Problem requirements:
In the entries below, filter for the word "output" and copy every matching line.

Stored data
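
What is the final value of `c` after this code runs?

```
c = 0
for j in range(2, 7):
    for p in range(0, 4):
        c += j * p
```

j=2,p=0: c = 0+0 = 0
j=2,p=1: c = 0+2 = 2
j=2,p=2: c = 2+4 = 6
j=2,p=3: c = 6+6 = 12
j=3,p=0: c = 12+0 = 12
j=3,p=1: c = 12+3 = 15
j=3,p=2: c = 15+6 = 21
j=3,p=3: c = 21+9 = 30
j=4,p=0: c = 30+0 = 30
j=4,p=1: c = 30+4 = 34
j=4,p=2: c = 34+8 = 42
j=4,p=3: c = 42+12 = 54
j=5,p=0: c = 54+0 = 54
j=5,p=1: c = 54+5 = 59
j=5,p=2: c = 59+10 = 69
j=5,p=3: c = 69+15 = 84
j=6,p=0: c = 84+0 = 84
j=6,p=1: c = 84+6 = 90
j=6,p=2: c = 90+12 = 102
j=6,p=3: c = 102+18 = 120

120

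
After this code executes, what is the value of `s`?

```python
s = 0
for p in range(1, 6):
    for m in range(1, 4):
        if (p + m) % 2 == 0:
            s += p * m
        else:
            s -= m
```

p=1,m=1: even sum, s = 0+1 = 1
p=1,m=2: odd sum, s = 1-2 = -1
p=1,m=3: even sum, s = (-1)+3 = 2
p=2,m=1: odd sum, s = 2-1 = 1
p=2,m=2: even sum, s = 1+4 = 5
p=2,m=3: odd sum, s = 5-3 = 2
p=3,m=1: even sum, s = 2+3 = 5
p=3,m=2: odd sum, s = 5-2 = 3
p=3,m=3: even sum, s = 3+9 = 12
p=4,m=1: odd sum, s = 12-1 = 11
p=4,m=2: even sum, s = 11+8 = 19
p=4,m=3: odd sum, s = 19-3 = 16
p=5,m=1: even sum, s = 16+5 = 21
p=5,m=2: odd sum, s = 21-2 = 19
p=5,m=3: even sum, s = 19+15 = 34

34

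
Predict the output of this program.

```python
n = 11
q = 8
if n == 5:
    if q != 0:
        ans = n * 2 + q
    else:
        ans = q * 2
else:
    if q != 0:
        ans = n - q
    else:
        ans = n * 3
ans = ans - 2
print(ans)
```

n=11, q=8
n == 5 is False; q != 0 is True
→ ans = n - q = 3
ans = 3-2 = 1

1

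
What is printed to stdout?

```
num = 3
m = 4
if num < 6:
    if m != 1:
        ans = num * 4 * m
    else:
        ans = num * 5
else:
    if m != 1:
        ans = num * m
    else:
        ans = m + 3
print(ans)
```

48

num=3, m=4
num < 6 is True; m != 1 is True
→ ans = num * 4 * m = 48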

* * *

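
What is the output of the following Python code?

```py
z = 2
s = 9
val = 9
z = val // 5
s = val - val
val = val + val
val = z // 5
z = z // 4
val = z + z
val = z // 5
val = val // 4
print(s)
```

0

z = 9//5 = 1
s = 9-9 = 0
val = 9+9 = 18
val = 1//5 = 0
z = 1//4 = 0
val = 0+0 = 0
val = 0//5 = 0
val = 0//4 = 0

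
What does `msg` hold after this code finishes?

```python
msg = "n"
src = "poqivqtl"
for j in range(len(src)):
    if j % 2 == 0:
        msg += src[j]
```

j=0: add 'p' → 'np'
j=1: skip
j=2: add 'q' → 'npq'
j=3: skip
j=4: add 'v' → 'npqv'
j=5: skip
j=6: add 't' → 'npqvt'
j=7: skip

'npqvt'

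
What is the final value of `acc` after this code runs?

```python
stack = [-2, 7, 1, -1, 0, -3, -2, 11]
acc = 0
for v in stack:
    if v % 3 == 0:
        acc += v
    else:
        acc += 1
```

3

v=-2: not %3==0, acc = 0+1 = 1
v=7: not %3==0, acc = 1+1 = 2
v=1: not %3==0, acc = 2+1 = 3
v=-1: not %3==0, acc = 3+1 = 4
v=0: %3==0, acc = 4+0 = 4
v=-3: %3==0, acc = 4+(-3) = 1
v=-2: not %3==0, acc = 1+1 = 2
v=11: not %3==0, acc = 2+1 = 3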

Response for this exercise:
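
Predict the output of this program.
What is the output of the following Python code?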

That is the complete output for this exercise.